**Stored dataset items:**
╔══

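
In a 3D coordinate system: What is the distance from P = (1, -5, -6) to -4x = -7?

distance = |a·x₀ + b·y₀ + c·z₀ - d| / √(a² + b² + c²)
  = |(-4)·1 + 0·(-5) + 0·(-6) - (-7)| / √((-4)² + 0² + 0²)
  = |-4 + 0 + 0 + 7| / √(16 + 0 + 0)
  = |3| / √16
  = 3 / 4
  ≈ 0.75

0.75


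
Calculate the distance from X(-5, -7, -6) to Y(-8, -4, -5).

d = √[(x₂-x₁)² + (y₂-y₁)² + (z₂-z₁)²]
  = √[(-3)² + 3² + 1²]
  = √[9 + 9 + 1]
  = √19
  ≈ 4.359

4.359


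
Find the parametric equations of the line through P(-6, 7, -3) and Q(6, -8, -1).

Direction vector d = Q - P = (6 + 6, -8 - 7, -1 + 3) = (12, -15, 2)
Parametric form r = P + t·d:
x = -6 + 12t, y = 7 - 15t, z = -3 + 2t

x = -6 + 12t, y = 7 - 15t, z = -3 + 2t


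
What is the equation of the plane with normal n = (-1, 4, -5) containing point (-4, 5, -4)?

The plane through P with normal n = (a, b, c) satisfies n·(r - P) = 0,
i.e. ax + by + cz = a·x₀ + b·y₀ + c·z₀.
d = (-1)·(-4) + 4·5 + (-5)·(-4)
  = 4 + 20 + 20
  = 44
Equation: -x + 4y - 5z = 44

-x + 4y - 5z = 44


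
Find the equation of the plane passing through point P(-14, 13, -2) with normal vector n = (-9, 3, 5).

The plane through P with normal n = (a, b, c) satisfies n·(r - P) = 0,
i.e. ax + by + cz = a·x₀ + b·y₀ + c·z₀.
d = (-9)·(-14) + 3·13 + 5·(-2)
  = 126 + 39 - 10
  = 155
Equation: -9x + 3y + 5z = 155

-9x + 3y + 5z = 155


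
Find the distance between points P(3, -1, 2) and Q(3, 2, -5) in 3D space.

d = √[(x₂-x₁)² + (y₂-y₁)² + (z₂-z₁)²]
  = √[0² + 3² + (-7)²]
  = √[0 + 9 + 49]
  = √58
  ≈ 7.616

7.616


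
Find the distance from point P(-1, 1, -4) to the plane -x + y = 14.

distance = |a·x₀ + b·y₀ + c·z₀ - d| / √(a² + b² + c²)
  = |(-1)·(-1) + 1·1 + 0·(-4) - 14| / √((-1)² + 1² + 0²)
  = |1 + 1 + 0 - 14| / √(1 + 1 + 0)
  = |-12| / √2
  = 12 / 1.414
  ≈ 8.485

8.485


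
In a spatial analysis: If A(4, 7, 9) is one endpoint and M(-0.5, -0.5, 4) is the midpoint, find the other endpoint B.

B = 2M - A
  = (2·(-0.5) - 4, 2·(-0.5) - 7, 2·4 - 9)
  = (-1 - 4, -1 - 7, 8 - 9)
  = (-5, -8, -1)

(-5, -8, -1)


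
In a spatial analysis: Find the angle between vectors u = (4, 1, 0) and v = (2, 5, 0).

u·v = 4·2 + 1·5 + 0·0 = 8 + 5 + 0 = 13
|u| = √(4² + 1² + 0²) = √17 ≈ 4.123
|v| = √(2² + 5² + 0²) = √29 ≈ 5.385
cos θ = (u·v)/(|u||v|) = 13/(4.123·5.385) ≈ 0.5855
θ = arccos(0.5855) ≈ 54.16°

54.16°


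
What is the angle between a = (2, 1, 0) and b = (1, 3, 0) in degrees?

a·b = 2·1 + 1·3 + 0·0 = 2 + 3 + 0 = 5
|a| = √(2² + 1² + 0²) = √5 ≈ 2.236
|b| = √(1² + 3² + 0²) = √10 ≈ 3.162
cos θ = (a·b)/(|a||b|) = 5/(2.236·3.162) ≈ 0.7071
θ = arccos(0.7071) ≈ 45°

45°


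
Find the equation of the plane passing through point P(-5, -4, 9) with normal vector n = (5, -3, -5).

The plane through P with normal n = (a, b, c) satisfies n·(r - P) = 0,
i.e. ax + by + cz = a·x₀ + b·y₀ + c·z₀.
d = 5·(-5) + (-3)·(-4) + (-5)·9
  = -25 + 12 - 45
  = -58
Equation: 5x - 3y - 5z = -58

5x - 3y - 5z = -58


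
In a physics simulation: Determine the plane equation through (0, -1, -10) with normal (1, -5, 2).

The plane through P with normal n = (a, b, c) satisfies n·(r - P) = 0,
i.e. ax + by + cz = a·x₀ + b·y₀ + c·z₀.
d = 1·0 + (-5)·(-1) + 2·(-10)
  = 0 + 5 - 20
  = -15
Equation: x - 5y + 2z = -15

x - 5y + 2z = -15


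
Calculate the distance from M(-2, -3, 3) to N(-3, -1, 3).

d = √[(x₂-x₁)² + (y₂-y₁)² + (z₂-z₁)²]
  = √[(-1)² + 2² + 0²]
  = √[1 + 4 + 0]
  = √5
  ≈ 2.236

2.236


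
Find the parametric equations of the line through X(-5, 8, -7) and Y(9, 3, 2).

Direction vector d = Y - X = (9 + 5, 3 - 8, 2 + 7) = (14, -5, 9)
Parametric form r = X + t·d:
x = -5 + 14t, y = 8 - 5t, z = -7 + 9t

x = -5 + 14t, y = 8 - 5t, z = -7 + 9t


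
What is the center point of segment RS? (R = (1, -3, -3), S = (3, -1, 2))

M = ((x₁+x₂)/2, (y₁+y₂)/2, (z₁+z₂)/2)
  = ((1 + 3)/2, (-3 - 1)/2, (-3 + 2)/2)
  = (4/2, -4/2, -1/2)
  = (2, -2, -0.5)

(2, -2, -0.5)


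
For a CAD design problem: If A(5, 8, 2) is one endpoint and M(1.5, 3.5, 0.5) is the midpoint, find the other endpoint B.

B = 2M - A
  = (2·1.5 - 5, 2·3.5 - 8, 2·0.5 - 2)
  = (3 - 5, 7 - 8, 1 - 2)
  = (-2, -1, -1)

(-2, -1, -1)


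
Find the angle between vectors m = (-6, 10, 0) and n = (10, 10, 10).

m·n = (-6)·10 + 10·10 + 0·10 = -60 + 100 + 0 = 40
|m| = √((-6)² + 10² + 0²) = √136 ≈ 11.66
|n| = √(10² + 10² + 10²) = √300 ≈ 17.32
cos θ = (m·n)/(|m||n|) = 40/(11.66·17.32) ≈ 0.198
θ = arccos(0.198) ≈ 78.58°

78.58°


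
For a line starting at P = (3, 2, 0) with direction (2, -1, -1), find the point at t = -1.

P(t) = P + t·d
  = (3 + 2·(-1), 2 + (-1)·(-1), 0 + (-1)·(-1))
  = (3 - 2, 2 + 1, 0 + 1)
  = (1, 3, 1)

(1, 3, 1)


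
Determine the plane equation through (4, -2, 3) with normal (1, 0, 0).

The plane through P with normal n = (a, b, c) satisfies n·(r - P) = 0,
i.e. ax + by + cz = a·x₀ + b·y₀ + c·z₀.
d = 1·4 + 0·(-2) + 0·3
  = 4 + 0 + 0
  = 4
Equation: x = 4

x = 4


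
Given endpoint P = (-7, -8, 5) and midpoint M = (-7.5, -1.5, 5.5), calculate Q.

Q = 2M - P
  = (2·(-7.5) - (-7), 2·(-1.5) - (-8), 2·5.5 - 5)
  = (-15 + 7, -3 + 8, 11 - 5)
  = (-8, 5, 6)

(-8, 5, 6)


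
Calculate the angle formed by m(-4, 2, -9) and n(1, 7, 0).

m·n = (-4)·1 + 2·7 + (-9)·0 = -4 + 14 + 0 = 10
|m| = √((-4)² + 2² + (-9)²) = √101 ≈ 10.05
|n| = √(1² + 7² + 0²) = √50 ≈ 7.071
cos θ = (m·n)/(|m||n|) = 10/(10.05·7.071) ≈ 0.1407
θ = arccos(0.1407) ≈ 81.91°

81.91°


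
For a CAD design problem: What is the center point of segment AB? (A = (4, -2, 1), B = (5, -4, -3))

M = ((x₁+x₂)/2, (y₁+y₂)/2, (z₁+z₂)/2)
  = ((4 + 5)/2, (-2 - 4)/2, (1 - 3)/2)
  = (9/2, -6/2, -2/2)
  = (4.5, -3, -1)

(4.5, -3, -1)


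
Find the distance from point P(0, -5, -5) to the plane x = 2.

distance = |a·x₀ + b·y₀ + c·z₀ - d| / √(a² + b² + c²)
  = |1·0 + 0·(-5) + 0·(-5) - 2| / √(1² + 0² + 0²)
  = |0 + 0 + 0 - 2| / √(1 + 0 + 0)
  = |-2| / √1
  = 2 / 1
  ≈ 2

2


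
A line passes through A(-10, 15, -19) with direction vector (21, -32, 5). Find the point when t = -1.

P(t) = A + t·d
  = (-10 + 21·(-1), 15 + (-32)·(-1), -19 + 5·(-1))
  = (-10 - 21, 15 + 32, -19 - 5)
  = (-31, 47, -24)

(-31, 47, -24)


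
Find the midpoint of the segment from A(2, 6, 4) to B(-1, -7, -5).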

╚══

**Action item:** Where the records above contain a line with "Calculate the angle", repeat that line and each later line through the end, exactly, and nothing more.

**Completed exercise:**
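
Calculate the angle formed by m(-4, 2, -9) and n(1, 7, 0).

m·n = (-4)·1 + 2·7 + (-9)·0 = -4 + 14 + 0 = 10
|m| = √((-4)² + 2² + (-9)²) = √101 ≈ 10.05
|n| = √(1² + 7² + 0²) = √50 ≈ 7.071
cos θ = (m·n)/(|m||n|) = 10/(10.05·7.071) ≈ 0.1407
θ = arccos(0.1407) ≈ 81.91°

81.91°


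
For a CAD design problem: What is the center point of segment AB? (A = (4, -2, 1), B = (5, -4, -3))

M = ((x₁+x₂)/2, (y₁+y₂)/2, (z₁+z₂)/2)
  = ((4 + 5)/2, (-2 - 4)/2, (1 - 3)/2)
  = (9/2, -6/2, -2/2)
  = (4.5, -3, -1)

(4.5, -3, -1)


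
Find the distance from point P(0, -5, -5) to the plane x = 2.

distance = |a·x₀ + b·y₀ + c·z₀ - d| / √(a² + b² + c²)
  = |1·0 + 0·(-5) + 0·(-5) - 2| / √(1² + 0² + 0²)
  = |0 + 0 + 0 - 2| / √(1 + 0 + 0)
  = |-2| / √1
  = 2 / 1
  ≈ 2

2


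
A line passes through A(-10, 15, -19) with direction vector (21, -32, 5). Find the point when t = -1.

P(t) = A + t·d
  = (-10 + 21·(-1), 15 + (-32)·(-1), -19 + 5·(-1))
  = (-10 - 21, 15 + 32, -19 - 5)
  = (-31, 47, -24)

(-31, 47, -24)


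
Find the midpoint of the segment from A(2, 6, 4) to B(-1, -7, -5).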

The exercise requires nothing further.